======== The records ========
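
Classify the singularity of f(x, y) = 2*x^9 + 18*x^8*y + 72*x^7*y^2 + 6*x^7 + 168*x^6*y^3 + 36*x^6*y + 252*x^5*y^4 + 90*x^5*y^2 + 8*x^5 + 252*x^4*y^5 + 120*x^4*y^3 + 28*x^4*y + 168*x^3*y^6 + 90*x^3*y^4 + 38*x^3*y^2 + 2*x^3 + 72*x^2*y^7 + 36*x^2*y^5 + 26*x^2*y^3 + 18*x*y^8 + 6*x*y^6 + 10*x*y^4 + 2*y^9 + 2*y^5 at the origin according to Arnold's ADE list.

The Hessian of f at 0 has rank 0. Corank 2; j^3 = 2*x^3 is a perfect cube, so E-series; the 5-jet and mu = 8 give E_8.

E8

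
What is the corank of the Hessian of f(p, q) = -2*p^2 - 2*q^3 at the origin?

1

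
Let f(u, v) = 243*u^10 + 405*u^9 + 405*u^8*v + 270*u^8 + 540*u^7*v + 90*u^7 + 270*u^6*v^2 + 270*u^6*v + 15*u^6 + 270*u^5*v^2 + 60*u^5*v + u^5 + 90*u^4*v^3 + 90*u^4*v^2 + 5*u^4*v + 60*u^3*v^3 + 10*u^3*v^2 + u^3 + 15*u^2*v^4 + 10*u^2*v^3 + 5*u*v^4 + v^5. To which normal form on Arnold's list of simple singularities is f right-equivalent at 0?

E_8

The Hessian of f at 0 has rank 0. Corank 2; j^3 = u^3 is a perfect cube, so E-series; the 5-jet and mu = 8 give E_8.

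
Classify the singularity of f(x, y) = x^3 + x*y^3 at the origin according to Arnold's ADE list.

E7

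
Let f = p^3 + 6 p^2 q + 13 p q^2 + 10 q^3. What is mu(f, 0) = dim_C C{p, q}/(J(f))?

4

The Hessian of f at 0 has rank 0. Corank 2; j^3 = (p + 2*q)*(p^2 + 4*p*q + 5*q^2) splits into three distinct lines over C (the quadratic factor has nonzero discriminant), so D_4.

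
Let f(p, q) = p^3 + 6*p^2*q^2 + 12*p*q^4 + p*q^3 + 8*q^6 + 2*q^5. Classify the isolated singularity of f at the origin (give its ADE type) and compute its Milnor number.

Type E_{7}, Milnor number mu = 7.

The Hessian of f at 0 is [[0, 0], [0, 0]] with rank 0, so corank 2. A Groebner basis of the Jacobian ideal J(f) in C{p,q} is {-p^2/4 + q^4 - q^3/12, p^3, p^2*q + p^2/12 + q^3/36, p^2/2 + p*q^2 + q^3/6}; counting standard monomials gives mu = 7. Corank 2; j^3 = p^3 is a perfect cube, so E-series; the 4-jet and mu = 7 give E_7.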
========
Each line of the data should be given back exactly.

■ Expected answer:
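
Classify the singularity of f(x, y) = 2*x^9 + 18*x^8*y + 72*x^7*y^2 + 6*x^7 + 168*x^6*y^3 + 36*x^6*y + 252*x^5*y^4 + 90*x^5*y^2 + 8*x^5 + 252*x^4*y^5 + 120*x^4*y^3 + 28*x^4*y + 168*x^3*y^6 + 90*x^3*y^4 + 38*x^3*y^2 + 2*x^3 + 72*x^2*y^7 + 36*x^2*y^5 + 26*x^2*y^3 + 18*x*y^8 + 6*x*y^6 + 10*x*y^4 + 2*y^9 + 2*y^5 at the origin according to Arnold's ADE list.

The Hessian of f at 0 has rank 0. Corank 2; j^3 = 2*x^3 is a perfect cube, so E-series; the 5-jet and mu = 8 give E_8.

E8

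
What is the corank of the Hessian of f(p, q) = -2*p^2 - 2*q^3 at the origin?

1

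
Let f(u, v) = 243*u^10 + 405*u^9 + 405*u^8*v + 270*u^8 + 540*u^7*v + 90*u^7 + 270*u^6*v^2 + 270*u^6*v + 15*u^6 + 270*u^5*v^2 + 60*u^5*v + u^5 + 90*u^4*v^3 + 90*u^4*v^2 + 5*u^4*v + 60*u^3*v^3 + 10*u^3*v^2 + u^3 + 15*u^2*v^4 + 10*u^2*v^3 + 5*u*v^4 + v^5. To which normal form on Arnold's list of simple singularities is f right-equivalent at 0?

E_8

The Hessian of f at 0 has rank 0. Corank 2; j^3 = u^3 is a perfect cube, so E-series; the 5-jet and mu = 8 give E_8.

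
Classify the singularity of f(x, y) = x^3 + x*y^3 at the origin according to Arnold's ADE list.

E7

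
Let f = p^3 + 6 p^2 q + 13 p q^2 + 10 q^3. What is mu(f, 0) = dim_C C{p, q}/(J(f))?

4

The Hessian of f at 0 has rank 0. Corank 2; j^3 = (p + 2*q)*(p^2 + 4*p*q + 5*q^2) splits into three distinct lines over C (the quadratic factor has nonzero discriminant), so D_4.

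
Let f(p, q) = p^3 + 6*p^2*q^2 + 12*p*q^4 + p*q^3 + 8*q^6 + 2*q^5. Classify the isolated singularity of f at the origin (give its ADE type) and compute its Milnor number.

Type E_{7}, Milnor number mu = 7.

The Hessian of f at 0 is [[0, 0], [0, 0]] with rank 0, so corank 2. A Groebner basis of the Jacobian ideal J(f) in C{p,q} is {-p^2/4 + q^4 - q^3/12, p^3, p^2*q + p^2/12 + q^3/36, p^2/2 + p*q^2 + q^3/6}; counting standard monomials gives mu = 7. Corank 2; j^3 = p^3 is a perfect cube, so E-series; the 4-jet and mu = 7 give E_7.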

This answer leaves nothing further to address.